__Exercise goal__.
The entries that follow need to be returned without any alteration.

Stored records

####################

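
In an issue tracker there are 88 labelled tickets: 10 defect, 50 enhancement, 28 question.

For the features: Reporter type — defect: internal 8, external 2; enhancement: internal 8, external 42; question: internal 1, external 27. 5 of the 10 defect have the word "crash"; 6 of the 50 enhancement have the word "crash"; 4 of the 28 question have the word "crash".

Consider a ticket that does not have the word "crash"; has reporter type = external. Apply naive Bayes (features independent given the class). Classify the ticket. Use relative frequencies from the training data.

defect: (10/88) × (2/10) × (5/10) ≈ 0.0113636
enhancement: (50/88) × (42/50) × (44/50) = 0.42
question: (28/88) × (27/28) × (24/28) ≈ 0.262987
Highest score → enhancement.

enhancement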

####################

__Finished task__.
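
In an issue tracker there are 88 labelled tickets: 10 defect, 50 enhancement, 28 question.

For the features: Reporter type — defect: internal 8, external 2; enhancement: internal 8, external 42; question: internal 1, external 27. 5 of the 10 defect have the word "crash"; 6 of the 50 enhancement have the word "crash"; 4 of the 28 question have the word "crash".

Consider a ticket that does not have the word "crash"; has reporter type = external. Apply naive Bayes (features independent given the class). Classify the ticket. Use relative frequencies from the training data.

defect: (10/88) × (2/10) × (5/10) ≈ 0.0113636
enhancement: (50/88) × (42/50) × (44/50) = 0.42
question: (28/88) × (27/28) × (24/28) ≈ 0.262987
Highest score → enhancement.

enhancement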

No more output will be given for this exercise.